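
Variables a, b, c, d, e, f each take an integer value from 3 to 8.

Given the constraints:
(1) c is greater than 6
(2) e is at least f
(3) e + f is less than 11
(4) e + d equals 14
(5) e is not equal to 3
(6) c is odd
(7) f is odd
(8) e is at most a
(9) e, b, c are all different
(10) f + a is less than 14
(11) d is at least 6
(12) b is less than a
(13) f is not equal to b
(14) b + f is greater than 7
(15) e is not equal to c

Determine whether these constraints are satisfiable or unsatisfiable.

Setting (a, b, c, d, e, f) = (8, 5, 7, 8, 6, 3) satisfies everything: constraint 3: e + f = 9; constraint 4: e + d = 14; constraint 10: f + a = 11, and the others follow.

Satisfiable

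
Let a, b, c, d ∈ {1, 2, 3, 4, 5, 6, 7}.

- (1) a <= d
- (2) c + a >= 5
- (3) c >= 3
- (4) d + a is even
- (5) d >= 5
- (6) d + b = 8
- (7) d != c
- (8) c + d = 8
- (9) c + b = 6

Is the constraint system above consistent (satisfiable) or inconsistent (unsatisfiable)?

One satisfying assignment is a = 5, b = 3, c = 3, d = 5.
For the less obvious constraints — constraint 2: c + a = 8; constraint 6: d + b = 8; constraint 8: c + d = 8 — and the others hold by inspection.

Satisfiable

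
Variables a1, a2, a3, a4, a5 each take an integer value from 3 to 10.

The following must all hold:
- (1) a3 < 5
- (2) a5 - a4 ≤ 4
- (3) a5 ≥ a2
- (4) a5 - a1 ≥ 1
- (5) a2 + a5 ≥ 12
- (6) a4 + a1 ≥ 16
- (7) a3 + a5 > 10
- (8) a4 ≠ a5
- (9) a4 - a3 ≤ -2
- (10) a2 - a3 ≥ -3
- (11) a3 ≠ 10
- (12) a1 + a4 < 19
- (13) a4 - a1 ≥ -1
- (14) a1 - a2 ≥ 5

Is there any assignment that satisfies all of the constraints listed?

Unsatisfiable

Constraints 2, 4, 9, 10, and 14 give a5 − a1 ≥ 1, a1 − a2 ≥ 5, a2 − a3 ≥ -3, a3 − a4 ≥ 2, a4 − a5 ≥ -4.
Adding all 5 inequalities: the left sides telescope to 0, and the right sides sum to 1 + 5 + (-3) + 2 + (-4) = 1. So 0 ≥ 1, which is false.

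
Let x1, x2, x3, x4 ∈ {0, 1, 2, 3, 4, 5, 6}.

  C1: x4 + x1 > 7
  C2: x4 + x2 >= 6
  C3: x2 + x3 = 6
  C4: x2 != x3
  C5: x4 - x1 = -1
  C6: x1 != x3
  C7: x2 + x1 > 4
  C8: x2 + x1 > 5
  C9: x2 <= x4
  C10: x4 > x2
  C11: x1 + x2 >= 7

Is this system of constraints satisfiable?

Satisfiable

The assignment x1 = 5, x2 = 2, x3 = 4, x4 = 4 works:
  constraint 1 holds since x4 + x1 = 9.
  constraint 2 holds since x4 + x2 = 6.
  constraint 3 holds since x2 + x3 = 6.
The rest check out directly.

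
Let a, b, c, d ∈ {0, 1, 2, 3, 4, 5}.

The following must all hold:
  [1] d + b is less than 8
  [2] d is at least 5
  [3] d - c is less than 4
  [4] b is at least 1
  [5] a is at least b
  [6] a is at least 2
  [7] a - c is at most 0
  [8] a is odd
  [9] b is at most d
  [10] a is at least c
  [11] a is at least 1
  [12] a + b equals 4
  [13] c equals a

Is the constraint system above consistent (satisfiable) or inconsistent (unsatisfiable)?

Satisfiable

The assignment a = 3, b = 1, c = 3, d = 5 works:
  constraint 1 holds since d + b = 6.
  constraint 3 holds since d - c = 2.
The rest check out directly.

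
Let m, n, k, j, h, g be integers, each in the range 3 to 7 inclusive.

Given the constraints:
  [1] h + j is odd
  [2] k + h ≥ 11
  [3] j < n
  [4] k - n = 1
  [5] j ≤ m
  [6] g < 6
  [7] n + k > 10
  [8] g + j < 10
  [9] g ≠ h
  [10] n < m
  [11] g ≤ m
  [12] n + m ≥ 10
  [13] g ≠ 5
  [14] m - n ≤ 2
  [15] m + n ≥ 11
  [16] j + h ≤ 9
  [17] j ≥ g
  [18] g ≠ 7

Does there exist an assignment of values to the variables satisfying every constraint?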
##########
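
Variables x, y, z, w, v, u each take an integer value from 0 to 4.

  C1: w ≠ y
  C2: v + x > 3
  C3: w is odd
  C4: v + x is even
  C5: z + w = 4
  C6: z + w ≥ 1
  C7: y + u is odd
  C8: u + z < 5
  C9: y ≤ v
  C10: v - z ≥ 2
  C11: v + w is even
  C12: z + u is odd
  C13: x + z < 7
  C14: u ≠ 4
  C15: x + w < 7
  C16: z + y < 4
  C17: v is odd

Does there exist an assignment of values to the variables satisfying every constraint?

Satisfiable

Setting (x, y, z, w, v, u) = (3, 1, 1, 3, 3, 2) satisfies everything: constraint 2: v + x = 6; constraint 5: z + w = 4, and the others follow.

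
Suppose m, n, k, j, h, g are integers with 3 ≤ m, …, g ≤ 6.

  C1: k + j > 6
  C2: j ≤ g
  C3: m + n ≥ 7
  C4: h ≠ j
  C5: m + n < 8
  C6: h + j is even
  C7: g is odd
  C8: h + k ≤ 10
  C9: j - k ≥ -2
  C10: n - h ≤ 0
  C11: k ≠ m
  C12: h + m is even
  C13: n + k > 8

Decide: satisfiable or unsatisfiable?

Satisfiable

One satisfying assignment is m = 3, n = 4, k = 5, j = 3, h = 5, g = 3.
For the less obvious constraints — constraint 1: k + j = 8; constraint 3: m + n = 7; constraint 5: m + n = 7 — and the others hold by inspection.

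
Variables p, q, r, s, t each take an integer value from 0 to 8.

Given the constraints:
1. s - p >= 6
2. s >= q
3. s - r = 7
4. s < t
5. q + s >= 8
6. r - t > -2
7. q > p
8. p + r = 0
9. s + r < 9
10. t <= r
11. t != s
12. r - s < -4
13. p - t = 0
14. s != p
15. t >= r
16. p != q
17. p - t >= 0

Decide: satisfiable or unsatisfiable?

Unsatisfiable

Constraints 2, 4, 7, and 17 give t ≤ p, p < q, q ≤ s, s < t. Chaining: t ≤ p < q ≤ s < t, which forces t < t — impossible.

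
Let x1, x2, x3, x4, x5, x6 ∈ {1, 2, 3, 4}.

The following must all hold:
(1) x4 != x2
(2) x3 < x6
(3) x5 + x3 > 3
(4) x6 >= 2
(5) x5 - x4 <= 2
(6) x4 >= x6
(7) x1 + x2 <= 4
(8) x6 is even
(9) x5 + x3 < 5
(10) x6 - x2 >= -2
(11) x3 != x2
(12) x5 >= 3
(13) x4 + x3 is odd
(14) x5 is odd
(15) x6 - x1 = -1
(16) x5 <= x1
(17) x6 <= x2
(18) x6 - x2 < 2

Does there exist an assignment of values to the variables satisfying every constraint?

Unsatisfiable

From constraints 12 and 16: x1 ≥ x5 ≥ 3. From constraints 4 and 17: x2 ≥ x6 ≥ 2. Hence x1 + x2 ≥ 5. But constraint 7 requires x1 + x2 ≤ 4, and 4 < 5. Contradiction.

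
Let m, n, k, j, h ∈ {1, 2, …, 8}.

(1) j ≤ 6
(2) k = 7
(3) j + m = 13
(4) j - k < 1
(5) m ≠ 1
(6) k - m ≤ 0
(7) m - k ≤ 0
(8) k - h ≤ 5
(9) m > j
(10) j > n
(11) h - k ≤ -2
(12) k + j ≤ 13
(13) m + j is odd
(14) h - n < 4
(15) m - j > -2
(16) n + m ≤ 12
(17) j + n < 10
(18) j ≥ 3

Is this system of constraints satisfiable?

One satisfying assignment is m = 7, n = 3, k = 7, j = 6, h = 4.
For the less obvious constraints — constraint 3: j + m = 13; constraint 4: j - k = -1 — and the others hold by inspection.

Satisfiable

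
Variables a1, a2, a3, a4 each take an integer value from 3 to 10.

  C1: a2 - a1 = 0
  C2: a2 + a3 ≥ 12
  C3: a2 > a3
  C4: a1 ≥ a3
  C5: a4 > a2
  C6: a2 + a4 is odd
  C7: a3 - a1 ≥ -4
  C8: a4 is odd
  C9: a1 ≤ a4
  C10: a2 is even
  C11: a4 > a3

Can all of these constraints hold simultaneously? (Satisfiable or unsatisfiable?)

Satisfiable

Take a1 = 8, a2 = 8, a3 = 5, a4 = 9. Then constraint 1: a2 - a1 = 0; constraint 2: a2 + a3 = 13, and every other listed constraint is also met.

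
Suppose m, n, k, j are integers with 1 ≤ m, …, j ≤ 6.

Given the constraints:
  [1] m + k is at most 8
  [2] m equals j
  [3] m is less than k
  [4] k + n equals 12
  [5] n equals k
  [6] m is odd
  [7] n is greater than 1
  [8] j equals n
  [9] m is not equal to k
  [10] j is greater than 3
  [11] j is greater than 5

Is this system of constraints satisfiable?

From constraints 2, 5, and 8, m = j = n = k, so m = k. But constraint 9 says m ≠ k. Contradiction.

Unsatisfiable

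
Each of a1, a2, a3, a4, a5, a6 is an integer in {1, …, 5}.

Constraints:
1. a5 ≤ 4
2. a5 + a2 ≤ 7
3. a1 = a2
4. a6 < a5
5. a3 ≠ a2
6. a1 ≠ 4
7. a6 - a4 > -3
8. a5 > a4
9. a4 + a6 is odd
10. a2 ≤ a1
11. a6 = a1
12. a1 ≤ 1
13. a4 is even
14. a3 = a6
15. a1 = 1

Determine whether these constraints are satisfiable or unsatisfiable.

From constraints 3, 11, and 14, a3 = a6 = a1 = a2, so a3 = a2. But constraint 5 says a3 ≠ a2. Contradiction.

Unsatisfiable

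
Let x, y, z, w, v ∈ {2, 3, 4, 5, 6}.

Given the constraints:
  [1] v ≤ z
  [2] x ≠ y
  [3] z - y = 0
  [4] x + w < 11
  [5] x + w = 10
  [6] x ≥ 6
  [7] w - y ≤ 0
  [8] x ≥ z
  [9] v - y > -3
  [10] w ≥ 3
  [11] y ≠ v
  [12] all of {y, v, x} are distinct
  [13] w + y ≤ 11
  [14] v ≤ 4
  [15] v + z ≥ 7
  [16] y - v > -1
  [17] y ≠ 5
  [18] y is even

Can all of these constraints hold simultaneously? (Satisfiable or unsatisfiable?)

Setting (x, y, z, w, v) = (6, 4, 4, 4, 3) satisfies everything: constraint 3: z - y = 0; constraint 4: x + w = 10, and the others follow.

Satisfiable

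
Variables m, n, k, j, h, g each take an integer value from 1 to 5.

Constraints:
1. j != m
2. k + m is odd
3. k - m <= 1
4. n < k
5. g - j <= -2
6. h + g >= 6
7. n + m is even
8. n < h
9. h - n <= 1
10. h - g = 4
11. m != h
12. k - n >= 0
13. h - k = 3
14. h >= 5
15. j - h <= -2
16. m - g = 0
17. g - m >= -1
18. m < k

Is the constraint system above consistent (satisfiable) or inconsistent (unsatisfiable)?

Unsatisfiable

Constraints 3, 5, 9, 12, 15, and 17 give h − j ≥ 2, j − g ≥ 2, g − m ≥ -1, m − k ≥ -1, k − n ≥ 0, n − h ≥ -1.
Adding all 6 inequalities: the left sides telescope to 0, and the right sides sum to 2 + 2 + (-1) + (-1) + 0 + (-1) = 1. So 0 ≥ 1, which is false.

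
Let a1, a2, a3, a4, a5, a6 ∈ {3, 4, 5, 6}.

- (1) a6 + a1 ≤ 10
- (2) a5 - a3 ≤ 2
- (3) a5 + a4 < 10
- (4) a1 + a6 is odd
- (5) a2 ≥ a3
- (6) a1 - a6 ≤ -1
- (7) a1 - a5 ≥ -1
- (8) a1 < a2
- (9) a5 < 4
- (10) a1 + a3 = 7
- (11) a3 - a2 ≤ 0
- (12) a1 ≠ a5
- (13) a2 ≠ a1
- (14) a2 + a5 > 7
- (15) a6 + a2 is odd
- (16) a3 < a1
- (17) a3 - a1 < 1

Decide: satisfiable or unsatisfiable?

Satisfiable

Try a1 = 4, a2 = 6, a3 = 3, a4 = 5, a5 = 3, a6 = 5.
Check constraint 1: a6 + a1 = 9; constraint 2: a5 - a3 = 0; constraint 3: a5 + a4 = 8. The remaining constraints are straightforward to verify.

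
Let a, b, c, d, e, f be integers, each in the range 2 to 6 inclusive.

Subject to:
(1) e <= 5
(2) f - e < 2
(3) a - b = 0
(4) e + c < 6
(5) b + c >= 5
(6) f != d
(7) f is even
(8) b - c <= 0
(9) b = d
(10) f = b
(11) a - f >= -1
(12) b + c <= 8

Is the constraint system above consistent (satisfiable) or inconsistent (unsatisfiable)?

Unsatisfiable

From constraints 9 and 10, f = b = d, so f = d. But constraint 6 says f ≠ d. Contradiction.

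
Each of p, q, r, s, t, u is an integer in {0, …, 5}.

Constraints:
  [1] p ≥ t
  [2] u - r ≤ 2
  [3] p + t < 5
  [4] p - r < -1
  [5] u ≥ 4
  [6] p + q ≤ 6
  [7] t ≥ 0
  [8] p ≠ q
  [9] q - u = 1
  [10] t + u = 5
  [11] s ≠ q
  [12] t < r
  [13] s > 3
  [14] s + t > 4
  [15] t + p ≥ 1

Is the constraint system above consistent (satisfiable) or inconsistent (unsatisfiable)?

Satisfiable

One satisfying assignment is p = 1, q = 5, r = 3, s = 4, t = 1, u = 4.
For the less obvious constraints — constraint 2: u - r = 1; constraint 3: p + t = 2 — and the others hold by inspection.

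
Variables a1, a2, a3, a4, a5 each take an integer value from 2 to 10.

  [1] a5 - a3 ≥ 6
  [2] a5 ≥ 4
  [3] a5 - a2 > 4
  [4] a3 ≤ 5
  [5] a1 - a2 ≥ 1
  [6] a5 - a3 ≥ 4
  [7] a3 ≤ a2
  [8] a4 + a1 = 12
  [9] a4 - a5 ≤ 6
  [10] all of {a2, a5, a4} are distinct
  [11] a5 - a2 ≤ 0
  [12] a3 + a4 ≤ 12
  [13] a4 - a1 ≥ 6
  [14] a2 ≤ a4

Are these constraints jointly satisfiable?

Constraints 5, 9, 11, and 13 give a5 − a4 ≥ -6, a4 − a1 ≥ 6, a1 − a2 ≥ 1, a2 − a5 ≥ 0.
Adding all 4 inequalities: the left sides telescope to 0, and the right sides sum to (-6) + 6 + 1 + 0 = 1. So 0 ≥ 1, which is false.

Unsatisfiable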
##########
Reproduce exactly the lines above from the line with "(12) b is less than a" to the line with "- (14) a1 - a2 ≥ 5", including both, and add nothing.

■ **RESULT OF THE EXERCISE**:
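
(12) b is less than a
(13) f is not equal to b
(14) b + f is greater than 7
(15) e is not equal to c

Determine whether these constraints are satisfiable or unsatisfiable.

Setting (a, b, c, d, e, f) = (8, 5, 7, 8, 6, 3) satisfies everything: constraint 3: e + f = 9; constraint 4: e + d = 14; constraint 10: f + a = 11, and the others follow.

Satisfiable

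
Let a, b, c, d ∈ {1, 2, 3, 4, 5, 6, 7}.

- (1) a <= d
- (2) c + a >= 5
- (3) c >= 3
- (4) d + a is even
- (5) d >= 5
- (6) d + b = 8
- (7) d != c
- (8) c + d = 8
- (9) c + b = 6

Is the constraint system above consistent (satisfiable) or inconsistent (unsatisfiable)?

One satisfying assignment is a = 5, b = 3, c = 3, d = 5.
For the less obvious constraints — constraint 2: c + a = 8; constraint 6: d + b = 8; constraint 8: c + d = 8 — and the others hold by inspection.

Satisfiable

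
Variables a1, a2, a3, a4, a5 each take an integer value from 3 to 10.

The following must all hold:
- (1) a3 < 5
- (2) a5 - a4 ≤ 4
- (3) a5 ≥ a2
- (4) a5 - a1 ≥ 1
- (5) a2 + a5 ≥ 12
- (6) a4 + a1 ≥ 16
- (7) a3 + a5 > 10
- (8) a4 ≠ a5
- (9) a4 - a3 ≤ -2
- (10) a2 - a3 ≥ -3
- (11) a3 ≠ 10
- (12) a1 + a4 < 19
- (13) a4 - a1 ≥ -1
- (14) a1 - a2 ≥ 5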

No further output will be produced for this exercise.